Output exactly the lines from the one with "- 3 members: Sigma ≻ Kappa ≻ Beta ≻ Gamma" through the last line of the data below, both included, and nothing more.

⟨

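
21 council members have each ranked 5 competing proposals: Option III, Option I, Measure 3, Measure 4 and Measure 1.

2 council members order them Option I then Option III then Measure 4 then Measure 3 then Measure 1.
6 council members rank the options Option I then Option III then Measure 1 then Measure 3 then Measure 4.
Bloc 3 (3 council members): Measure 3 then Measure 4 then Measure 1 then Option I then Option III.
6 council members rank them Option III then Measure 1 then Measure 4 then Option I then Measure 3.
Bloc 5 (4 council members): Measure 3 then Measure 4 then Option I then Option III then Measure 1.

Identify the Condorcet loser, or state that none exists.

Pairwise majorities:
Option III vs Option I: Option I wins 15–6.
Option III–Measure 3: Option III 14–7.
Option III vs Measure 4: 2+6+6 = 14 for Option III, 7 for Measure 4 — Option III by 14–7.
Option III–Measure 1: Option III 18–3.
Option I–Measure 3: Option I 14–7.
Option I vs Measure 4: Option I preferred on 2+6 = 8 ballots; Measure 4 wins 13–8.
Option I vs Measure 1: 2+6+4 = 12 for Option I, 9 for Measure 1 — Option I by 12–9.
Measure 3 vs Measure 4: 13 to 8, Measure 3.
Measure 3 vs Measure 1: Measure 1, 12–9.
Measure 4–Measure 1: Measure 1 12–9.
Each option has at least one pairwise win (Option III beats Measure 3; Option I beats Option III; Measure 3 beats Measure 4; Measure 4 beats Option I; Measure 1 beats Measure 3) — no Condorcet loser.

none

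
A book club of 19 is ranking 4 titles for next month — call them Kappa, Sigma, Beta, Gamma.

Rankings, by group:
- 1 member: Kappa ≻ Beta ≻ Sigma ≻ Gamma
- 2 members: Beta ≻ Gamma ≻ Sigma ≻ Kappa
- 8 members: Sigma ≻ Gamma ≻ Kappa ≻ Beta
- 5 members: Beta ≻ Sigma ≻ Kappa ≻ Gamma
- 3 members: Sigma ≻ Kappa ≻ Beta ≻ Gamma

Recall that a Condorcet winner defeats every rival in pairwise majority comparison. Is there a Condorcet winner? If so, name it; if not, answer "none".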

⟩

RESPONSE BOX:
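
- 3 members: Sigma ≻ Kappa ≻ Beta ≻ Gamma

Recall that a Condorcet winner defeats every rival in pairwise majority comparison. Is there a Condorcet winner? If so, name it; if not, answer "none".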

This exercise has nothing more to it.